### [Task to carry out]
Begin at the line containing "Give the CV" in the entries below and end at the line containing "as vowels. Syllables"; transcribe that range exactly and nothing outside it.

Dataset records
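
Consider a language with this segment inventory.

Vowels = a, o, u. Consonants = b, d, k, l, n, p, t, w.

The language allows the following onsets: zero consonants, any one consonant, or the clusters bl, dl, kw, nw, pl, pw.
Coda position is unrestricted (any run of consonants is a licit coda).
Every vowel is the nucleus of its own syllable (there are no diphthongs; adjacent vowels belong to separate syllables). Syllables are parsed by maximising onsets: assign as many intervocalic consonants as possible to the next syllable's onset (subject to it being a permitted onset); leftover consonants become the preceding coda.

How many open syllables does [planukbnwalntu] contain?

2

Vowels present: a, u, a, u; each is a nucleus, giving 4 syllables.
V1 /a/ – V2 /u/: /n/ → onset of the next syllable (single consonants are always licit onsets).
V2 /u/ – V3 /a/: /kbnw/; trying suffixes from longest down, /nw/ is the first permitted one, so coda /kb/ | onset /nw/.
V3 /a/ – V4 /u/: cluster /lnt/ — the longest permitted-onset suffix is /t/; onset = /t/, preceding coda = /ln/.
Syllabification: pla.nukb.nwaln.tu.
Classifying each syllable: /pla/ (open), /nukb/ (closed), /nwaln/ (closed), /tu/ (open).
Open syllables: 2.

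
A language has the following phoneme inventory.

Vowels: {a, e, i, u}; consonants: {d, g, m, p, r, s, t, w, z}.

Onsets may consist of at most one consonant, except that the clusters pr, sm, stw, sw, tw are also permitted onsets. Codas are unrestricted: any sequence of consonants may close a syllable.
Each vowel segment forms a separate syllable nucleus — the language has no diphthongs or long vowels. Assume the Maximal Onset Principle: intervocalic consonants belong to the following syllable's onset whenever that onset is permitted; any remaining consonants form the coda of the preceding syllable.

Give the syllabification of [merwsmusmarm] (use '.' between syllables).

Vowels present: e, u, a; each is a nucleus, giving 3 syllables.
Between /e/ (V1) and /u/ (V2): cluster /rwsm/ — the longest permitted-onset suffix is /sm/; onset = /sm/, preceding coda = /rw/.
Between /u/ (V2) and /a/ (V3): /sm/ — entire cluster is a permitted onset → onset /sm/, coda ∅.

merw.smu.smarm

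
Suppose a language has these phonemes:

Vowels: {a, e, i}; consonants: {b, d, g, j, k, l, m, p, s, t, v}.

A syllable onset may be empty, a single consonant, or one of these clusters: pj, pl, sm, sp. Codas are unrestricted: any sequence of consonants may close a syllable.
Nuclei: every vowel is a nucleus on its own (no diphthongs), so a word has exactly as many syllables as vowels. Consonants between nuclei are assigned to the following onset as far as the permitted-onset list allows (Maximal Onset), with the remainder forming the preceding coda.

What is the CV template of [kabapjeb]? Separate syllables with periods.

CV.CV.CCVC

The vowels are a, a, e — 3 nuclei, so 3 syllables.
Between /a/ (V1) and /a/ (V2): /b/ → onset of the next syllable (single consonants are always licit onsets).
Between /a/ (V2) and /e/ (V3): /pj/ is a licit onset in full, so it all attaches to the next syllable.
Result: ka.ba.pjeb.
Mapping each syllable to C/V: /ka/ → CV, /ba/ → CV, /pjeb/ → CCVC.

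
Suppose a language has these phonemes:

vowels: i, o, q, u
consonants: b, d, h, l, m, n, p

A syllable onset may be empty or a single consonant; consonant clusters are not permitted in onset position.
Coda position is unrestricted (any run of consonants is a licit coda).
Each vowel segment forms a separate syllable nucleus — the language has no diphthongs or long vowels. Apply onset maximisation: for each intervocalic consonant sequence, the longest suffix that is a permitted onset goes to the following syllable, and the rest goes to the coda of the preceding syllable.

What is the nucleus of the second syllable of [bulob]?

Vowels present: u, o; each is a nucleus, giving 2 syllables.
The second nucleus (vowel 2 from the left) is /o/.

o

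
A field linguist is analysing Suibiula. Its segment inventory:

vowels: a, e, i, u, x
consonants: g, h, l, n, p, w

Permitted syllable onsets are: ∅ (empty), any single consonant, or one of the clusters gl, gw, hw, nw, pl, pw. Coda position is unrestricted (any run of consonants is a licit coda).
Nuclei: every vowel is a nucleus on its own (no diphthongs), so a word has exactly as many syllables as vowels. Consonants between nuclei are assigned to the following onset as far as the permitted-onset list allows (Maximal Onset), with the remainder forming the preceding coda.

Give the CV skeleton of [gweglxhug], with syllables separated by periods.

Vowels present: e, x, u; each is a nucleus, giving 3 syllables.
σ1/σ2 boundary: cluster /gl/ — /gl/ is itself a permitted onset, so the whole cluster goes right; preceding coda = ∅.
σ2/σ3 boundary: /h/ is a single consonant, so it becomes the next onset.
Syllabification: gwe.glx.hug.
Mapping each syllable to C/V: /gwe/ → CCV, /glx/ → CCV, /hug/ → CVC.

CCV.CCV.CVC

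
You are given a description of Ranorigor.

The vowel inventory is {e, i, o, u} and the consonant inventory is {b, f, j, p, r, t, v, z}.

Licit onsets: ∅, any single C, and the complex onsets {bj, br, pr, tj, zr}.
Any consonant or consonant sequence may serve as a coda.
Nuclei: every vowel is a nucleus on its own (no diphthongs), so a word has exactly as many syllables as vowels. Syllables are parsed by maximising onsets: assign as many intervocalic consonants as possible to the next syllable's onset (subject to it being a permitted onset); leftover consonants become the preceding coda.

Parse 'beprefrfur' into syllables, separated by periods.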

### [Finished exercise]
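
Give the CV skeleton of [gweglxhug], with syllables separated by periods.

Vowels present: e, x, u; each is a nucleus, giving 3 syllables.
σ1/σ2 boundary: cluster /gl/ — /gl/ is itself a permitted onset, so the whole cluster goes right; preceding coda = ∅.
σ2/σ3 boundary: /h/ is a single consonant, so it becomes the next onset.
Syllabification: gwe.glx.hug.
Mapping each syllable to C/V: /gwe/ → CCV, /glx/ → CCV, /hug/ → CVC.

CCV.CCV.CVC

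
You are given a description of Ranorigor.

The vowel inventory is {e, i, o, u} and the consonant inventory is {b, f, j, p, r, t, v, z}.

Licit onsets: ∅, any single C, and the complex onsets {bj, br, pr, tj, zr}.
Any consonant or consonant sequence may serve as a coda.
Nuclei: every vowel is a nucleus on its own (no diphthongs), so a word has exactly as many syllables as vowels. Syllables are parsed by maximising onsets: assign as many intervocalic consonants as possible to the next syllable's onset (subject to it being a permitted onset); leftover consonants become the preceding coda.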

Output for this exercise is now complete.